Give back every record below precisely as written.

Stored items from a collection
%%

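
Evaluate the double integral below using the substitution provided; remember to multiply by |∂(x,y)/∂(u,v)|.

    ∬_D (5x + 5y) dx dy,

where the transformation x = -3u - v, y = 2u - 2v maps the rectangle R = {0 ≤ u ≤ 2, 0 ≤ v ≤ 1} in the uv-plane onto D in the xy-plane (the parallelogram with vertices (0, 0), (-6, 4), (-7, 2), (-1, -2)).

Compute the Jacobian determinant of (x, y) with respect to (u, v):

    ∂(x,y)/∂(u,v) = | -3  -1 | = (-3)(-2) - (-1)(2) = 8.
                   | 2  -2 |

Its absolute value is |J| = 8 (the area scaling factor).

Substituting x = -3u - v, y = 2u - 2v into the integrand,

    5x + 5y → -5u - 15v,

so the integral becomes

    ∬_R (-5u - 15v) · |J| du dv = ∫_0^2 ∫_0^1 (-40u - 120v) dv du.

Inner (v): -40u - 60.
Outer (u): -200.

Therefore ∬_D (5x + 5y) dx dy = -200.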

%%

Answer space:
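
Evaluate the double integral below using the substitution provided; remember to multiply by |∂(x,y)/∂(u,v)|.

    ∬_D (5x + 5y) dx dy,

where the transformation x = -3u - v, y = 2u - 2v maps the rectangle R = {0 ≤ u ≤ 2, 0 ≤ v ≤ 1} in the uv-plane onto D in the xy-plane (the parallelogram with vertices (0, 0), (-6, 4), (-7, 2), (-1, -2)).

Compute the Jacobian determinant of (x, y) with respect to (u, v):

    ∂(x,y)/∂(u,v) = | -3  -1 | = (-3)(-2) - (-1)(2) = 8.
                   | 2  -2 |

Its absolute value is |J| = 8 (the area scaling factor).

Substituting x = -3u - v, y = 2u - 2v into the integrand,

    5x + 5y → -5u - 15v,

so the integral becomes

    ∬_R (-5u - 15v) · |J| du dv = ∫_0^2 ∫_0^1 (-40u - 120v) dv du.

Inner (v): -40u - 60.
Outer (u): -200.

Therefore ∬_D (5x + 5y) dx dy = -200.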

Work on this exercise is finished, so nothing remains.